**Available data**
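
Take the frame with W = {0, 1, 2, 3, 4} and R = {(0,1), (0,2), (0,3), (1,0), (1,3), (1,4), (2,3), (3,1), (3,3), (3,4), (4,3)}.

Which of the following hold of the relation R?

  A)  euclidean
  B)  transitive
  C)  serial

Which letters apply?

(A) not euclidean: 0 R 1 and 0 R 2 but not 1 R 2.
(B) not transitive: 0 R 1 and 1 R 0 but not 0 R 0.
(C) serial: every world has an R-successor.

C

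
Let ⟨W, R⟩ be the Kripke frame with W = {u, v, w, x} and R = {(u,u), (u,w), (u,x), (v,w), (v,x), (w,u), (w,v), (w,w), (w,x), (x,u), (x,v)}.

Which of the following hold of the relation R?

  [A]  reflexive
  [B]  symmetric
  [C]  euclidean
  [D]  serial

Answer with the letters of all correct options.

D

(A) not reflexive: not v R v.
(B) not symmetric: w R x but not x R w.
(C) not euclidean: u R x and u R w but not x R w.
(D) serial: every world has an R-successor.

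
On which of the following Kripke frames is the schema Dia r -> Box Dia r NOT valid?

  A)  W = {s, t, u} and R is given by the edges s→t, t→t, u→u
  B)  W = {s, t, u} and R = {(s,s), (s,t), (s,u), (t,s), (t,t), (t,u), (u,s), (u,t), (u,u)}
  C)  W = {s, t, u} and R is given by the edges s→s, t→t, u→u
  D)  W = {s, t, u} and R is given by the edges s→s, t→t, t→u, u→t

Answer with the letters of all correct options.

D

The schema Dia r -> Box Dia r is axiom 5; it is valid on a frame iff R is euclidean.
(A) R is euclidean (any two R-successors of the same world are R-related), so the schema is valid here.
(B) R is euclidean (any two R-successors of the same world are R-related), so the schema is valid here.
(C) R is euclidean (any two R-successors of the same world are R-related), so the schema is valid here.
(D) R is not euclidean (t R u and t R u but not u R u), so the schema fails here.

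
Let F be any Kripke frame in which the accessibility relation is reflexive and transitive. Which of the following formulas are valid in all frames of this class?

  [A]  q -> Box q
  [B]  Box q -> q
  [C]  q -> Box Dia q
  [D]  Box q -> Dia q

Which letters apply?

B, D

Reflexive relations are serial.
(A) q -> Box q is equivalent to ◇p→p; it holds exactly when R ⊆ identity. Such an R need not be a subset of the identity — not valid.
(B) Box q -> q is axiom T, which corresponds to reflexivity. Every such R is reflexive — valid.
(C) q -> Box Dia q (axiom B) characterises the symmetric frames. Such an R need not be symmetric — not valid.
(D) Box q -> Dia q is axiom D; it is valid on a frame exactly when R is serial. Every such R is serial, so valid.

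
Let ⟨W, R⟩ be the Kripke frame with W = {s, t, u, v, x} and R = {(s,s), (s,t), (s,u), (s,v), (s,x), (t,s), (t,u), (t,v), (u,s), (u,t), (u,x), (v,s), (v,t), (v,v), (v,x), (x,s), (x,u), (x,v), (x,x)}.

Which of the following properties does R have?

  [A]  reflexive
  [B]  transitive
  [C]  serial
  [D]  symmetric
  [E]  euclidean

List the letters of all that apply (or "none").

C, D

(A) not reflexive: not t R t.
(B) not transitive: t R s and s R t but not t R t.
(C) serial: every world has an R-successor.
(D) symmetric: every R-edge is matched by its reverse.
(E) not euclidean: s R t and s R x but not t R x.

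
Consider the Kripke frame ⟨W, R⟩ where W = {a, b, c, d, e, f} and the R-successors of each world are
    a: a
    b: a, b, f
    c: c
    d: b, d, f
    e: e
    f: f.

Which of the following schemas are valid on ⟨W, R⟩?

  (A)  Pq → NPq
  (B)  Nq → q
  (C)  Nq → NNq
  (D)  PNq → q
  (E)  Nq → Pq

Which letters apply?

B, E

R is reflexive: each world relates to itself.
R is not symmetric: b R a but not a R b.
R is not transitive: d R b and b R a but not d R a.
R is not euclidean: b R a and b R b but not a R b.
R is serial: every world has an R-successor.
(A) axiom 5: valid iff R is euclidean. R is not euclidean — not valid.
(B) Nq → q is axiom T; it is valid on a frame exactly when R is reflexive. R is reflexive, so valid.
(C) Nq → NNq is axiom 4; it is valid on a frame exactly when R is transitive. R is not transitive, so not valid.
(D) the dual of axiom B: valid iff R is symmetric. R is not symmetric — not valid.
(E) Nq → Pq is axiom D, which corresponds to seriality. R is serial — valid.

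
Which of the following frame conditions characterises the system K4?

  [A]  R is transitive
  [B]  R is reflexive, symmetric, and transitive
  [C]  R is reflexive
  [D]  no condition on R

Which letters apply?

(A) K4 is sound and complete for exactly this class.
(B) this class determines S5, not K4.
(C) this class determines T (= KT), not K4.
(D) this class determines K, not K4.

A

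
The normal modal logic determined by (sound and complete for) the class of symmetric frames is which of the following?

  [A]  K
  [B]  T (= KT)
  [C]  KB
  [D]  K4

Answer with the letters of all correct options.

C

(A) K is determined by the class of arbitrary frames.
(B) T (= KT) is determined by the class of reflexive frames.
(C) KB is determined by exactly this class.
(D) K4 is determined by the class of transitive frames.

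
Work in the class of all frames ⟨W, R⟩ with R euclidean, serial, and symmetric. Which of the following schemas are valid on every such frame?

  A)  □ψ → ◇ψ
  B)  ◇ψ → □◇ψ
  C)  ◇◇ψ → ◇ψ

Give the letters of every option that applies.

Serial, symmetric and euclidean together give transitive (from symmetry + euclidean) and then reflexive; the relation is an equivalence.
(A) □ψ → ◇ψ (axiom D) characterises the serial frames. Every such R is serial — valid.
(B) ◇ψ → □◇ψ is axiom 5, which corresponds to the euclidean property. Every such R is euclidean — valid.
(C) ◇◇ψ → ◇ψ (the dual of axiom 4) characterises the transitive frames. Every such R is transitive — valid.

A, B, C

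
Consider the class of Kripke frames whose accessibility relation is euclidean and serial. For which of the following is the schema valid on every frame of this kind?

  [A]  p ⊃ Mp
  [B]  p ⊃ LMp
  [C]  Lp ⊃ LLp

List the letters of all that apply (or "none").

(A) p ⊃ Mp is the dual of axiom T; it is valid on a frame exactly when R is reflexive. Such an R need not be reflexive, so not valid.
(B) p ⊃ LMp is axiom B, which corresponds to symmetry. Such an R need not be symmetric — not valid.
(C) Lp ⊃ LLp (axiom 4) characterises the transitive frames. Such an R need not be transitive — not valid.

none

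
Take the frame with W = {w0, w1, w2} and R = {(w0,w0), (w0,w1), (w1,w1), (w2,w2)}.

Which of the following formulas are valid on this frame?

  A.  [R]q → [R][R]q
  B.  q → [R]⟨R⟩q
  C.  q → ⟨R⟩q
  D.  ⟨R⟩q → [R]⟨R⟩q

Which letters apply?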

**Prompt**
Write the whole listing out again, exactly as it appears above.

**Your response**
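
Take the frame with W = {0, 1, 2, 3, 4} and R = {(0,1), (0,2), (0,3), (1,0), (1,3), (1,4), (2,3), (3,1), (3,3), (3,4), (4,3)}.

Which of the following hold of the relation R?

  A)  euclidean
  B)  transitive
  C)  serial

Which letters apply?

(A) not euclidean: 0 R 1 and 0 R 2 but not 1 R 2.
(B) not transitive: 0 R 1 and 1 R 0 but not 0 R 0.
(C) serial: every world has an R-successor.

C

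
Let ⟨W, R⟩ be the Kripke frame with W = {u, v, w, x} and R = {(u,u), (u,w), (u,x), (v,w), (v,x), (w,u), (w,v), (w,w), (w,x), (x,u), (x,v)}.

Which of the following hold of the relation R?

  [A]  reflexive
  [B]  symmetric
  [C]  euclidean
  [D]  serial

Answer with the letters of all correct options.

D

(A) not reflexive: not v R v.
(B) not symmetric: w R x but not x R w.
(C) not euclidean: u R x and u R w but not x R w.
(D) serial: every world has an R-successor.

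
On which of the following Kripke frames is the schema Dia r -> Box Dia r NOT valid?

  A)  W = {s, t, u} and R is given by the edges s→t, t→t, u→u
  B)  W = {s, t, u} and R = {(s,s), (s,t), (s,u), (t,s), (t,t), (t,u), (u,s), (u,t), (u,u)}
  C)  W = {s, t, u} and R is given by the edges s→s, t→t, u→u
  D)  W = {s, t, u} and R is given by the edges s→s, t→t, t→u, u→t

Answer with the letters of all correct options.

D

The schema Dia r -> Box Dia r is axiom 5; it is valid on a frame iff R is euclidean.
(A) R is euclidean (any two R-successors of the same world are R-related), so the schema is valid here.
(B) R is euclidean (any two R-successors of the same world are R-related), so the schema is valid here.
(C) R is euclidean (any two R-successors of the same world are R-related), so the schema is valid here.
(D) R is not euclidean (t R u and t R u but not u R u), so the schema fails here.

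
Let F be any Kripke frame in which the accessibility relation is reflexive and transitive. Which of the following formulas are valid in all frames of this class?

  [A]  q -> Box q
  [B]  Box q -> q
  [C]  q -> Box Dia q
  [D]  Box q -> Dia q

Which letters apply?

B, D

Reflexive relations are serial.
(A) q -> Box q is equivalent to ◇p→p; it holds exactly when R ⊆ identity. Such an R need not be a subset of the identity — not valid.
(B) Box q -> q is axiom T, which corresponds to reflexivity. Every such R is reflexive — valid.
(C) q -> Box Dia q (axiom B) characterises the symmetric frames. Such an R need not be symmetric — not valid.
(D) Box q -> Dia q is axiom D; it is valid on a frame exactly when R is serial. Every such R is serial, so valid.

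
Let ⟨W, R⟩ be the Kripke frame with W = {s, t, u, v, x} and R = {(s,s), (s,t), (s,u), (s,v), (s,x), (t,s), (t,u), (t,v), (u,s), (u,t), (u,x), (v,s), (v,t), (v,v), (v,x), (x,s), (x,u), (x,v), (x,x)}.

Which of the following properties does R have?

  [A]  reflexive
  [B]  transitive
  [C]  serial
  [D]  symmetric
  [E]  euclidean

List the letters of all that apply (or "none").

C, D

(A) not reflexive: not t R t.
(B) not transitive: t R s and s R t but not t R t.
(C) serial: every world has an R-successor.
(D) symmetric: every R-edge is matched by its reverse.
(E) not euclidean: s R t and s R x but not t R x.

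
Consider the Kripke frame ⟨W, R⟩ where W = {a, b, c, d, e, f} and the R-successors of each world are
    a: a
    b: a, b, f
    c: c
    d: b, d, f
    e: e
    f: f.

Which of the following schemas are valid on ⟨W, R⟩?

  (A)  Pq → NPq
  (B)  Nq → q
  (C)  Nq → NNq
  (D)  PNq → q
  (E)  Nq → Pq

Which letters apply?

B, E

R is reflexive: each world relates to itself.
R is not symmetric: b R a but not a R b.
R is not transitive: d R b and b R a but not d R a.
R is not euclidean: b R a and b R b but not a R b.
R is serial: every world has an R-successor.
(A) axiom 5: valid iff R is euclidean. R is not euclidean — not valid.
(B) Nq → q is axiom T; it is valid on a frame exactly when R is reflexive. R is reflexive, so valid.
(C) Nq → NNq is axiom 4; it is valid on a frame exactly when R is transitive. R is not transitive, so not valid.
(D) the dual of axiom B: valid iff R is symmetric. R is not symmetric — not valid.
(E) Nq → Pq is axiom D, which corresponds to seriality. R is serial — valid.

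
Which of the following frame conditions characterises the system K4?

  [A]  R is transitive
  [B]  R is reflexive, symmetric, and transitive
  [C]  R is reflexive
  [D]  no condition on R

Which letters apply?

(A) K4 is sound and complete for exactly this class.
(B) this class determines S5, not K4.
(C) this class determines T (= KT), not K4.
(D) this class determines K, not K4.

A

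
The normal modal logic determined by (sound and complete for) the class of symmetric frames is which of the following?

  [A]  K
  [B]  T (= KT)
  [C]  KB
  [D]  K4

Answer with the letters of all correct options.

C

(A) K is determined by the class of arbitrary frames.
(B) T (= KT) is determined by the class of reflexive frames.
(C) KB is determined by exactly this class.
(D) K4 is determined by the class of transitive frames.

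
Work in the class of all frames ⟨W, R⟩ with R euclidean, serial, and symmetric. Which of the following schemas are valid on every such frame?

  A)  □ψ → ◇ψ
  B)  ◇ψ → □◇ψ
  C)  ◇◇ψ → ◇ψ

Give the letters of every option that applies.

Serial, symmetric and euclidean together give transitive (from symmetry + euclidean) and then reflexive; the relation is an equivalence.
(A) □ψ → ◇ψ (axiom D) characterises the serial frames. Every such R is serial — valid.
(B) ◇ψ → □◇ψ is axiom 5, which corresponds to the euclidean property. Every such R is euclidean — valid.
(C) ◇◇ψ → ◇ψ (the dual of axiom 4) characterises the transitive frames. Every such R is transitive — valid.

A, B, C

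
Consider the class of Kripke frames whose accessibility relation is euclidean and serial. For which of the following is the schema valid on every frame of this kind?

  [A]  p ⊃ Mp
  [B]  p ⊃ LMp
  [C]  Lp ⊃ LLp

List the letters of all that apply (or "none").

(A) p ⊃ Mp is the dual of axiom T; it is valid on a frame exactly when R is reflexive. Such an R need not be reflexive, so not valid.
(B) p ⊃ LMp is axiom B, which corresponds to symmetry. Such an R need not be symmetric — not valid.
(C) Lp ⊃ LLp (axiom 4) characterises the transitive frames. Such an R need not be transitive — not valid.

none

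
Take the frame with W = {w0, w1, w2} and R = {(w0,w0), (w0,w1), (w1,w1), (w2,w2)}.

Which of the following formulas are valid on this frame?

  A.  [R]q → [R][R]q
  B.  q → [R]⟨R⟩q
  C.  q → ⟨R⟩q
  D.  ⟨R⟩q → [R]⟨R⟩q

Which letters apply?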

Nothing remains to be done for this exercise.